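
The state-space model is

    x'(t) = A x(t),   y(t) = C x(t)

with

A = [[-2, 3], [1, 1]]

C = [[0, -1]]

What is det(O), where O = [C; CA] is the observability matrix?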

[Instructions for the task]:
Restate the data above word for word, omitting nothing.

[Answer box]:
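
The state-space model is

    x'(t) = A x(t),   y(t) = C x(t)

with

A = [[-2, 3], [1, 1]]

C = [[0, -1]]

What is det(O), where O = [C; CA] is the observability matrix?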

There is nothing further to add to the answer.